┌──

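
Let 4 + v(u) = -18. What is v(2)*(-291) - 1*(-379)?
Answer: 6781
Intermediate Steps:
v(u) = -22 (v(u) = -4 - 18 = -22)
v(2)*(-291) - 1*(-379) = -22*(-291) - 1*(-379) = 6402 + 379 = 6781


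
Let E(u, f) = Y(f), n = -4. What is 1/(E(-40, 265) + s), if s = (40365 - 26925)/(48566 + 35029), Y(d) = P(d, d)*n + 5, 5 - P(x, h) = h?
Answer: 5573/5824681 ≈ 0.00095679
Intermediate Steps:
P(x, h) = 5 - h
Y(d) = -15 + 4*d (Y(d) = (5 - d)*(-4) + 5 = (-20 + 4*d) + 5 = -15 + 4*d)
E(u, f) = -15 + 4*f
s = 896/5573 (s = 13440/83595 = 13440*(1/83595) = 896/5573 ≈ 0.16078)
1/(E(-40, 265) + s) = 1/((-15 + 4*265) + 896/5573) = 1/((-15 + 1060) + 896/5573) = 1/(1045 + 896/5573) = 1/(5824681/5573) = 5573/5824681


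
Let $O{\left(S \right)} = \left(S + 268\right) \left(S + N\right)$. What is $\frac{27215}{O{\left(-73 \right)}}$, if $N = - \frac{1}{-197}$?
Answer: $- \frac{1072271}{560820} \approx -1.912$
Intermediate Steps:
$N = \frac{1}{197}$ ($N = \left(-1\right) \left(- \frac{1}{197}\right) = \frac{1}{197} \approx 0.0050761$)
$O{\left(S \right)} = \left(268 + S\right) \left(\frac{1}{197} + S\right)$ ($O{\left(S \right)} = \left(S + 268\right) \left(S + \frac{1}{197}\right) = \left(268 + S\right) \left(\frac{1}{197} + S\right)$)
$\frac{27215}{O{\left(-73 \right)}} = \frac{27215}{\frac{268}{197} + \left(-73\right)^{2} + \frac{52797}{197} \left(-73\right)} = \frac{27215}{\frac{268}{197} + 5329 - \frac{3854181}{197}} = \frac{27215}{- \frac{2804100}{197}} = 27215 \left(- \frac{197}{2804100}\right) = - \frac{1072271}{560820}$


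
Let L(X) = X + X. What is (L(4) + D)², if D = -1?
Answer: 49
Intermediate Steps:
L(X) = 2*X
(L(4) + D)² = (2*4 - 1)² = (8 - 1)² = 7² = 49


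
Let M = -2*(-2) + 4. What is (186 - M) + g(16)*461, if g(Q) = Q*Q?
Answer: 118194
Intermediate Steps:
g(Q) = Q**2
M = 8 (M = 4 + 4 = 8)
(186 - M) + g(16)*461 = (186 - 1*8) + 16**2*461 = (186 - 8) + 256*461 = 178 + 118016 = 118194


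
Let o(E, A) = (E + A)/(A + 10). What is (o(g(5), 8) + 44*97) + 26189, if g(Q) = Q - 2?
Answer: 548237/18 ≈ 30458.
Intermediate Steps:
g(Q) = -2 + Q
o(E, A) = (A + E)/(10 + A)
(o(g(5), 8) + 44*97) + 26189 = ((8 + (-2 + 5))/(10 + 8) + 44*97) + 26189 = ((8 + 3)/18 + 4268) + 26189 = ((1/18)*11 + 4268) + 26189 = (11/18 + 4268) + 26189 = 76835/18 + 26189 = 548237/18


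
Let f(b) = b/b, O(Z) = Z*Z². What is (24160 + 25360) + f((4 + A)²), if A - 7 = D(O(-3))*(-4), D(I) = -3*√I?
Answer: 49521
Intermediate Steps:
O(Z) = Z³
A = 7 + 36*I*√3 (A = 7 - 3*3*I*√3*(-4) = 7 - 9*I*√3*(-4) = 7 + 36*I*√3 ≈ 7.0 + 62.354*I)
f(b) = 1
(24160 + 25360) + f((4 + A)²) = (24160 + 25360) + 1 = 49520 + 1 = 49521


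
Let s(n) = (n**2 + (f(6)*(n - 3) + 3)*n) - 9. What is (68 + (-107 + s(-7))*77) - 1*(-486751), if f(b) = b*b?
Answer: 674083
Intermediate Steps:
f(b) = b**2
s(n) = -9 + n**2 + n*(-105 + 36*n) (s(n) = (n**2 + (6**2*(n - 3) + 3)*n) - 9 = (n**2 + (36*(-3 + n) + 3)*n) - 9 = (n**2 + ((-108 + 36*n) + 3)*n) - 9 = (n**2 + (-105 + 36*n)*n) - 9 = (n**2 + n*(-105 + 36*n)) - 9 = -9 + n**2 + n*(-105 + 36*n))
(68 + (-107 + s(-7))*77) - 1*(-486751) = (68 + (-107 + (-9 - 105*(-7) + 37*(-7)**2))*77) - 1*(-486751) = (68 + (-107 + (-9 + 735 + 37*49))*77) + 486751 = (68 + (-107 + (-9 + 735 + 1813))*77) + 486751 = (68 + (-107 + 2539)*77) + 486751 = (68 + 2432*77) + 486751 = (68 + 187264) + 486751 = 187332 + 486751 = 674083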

└──

:: AIM OF THE TASK ::
When a line of the records above contains the string "What", count it once; then give the total and nothing else.

:: EXERCISE RESULT ::
8